### Activity
Everything from the line containing "If Player I plays b: -2" through the last line of the data below should be set down exactly, and nothing else.

### Source data
________________
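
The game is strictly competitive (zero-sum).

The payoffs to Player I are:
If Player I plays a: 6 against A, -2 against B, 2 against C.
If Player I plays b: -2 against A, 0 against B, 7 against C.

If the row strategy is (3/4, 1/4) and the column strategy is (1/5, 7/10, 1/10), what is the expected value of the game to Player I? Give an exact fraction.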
________________
### Written response
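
If Player I plays b: -2 against A, 0 against B, 7 against C.

If the row strategy is (3/4, 1/4) and the column strategy is (1/5, 7/10, 1/10), what is the expected value of the game to Player I? Give an exact fraction.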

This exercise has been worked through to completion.